» **Task brief**:
The records below are split into lines. How many of those lines contain the string "generated"? Reply with the number only.

» **Supplied material**:

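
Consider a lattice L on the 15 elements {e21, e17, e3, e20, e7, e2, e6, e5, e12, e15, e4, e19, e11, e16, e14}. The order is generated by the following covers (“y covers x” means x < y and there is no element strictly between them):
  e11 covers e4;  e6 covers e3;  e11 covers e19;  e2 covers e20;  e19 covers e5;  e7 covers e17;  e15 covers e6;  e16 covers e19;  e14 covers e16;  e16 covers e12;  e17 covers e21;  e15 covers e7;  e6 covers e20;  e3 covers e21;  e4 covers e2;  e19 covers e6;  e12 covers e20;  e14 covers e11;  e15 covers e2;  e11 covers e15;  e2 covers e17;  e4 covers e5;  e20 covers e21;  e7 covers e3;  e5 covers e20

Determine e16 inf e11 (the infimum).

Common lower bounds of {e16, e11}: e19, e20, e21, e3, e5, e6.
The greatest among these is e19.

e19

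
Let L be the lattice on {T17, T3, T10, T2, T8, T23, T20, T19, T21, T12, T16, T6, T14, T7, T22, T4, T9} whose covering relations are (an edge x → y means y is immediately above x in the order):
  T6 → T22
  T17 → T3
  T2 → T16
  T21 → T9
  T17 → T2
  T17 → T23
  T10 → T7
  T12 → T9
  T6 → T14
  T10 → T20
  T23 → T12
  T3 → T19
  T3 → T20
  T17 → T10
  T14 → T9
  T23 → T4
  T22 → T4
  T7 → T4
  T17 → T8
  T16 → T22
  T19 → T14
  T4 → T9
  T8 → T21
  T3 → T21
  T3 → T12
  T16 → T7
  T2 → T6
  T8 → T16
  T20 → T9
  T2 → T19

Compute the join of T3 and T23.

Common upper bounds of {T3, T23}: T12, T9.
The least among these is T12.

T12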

...

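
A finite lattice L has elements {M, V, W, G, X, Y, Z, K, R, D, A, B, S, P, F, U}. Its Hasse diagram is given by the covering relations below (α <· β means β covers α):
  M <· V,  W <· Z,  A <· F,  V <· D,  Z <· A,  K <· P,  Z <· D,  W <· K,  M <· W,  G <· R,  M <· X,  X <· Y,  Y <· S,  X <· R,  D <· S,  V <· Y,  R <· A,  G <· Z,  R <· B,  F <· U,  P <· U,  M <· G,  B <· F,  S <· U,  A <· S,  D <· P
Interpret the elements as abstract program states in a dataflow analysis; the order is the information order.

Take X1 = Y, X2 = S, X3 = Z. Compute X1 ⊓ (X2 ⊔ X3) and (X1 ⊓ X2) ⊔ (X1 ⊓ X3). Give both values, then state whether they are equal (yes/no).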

* * *

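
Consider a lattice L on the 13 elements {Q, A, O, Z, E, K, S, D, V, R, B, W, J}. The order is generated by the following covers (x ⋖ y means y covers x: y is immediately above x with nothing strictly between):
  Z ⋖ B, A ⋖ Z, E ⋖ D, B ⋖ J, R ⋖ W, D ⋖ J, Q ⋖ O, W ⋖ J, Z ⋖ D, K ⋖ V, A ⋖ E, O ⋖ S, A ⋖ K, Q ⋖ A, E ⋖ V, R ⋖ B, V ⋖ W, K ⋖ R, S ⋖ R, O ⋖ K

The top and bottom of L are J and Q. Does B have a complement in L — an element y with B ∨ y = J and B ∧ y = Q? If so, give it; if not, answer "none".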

» **Exercise output**:
2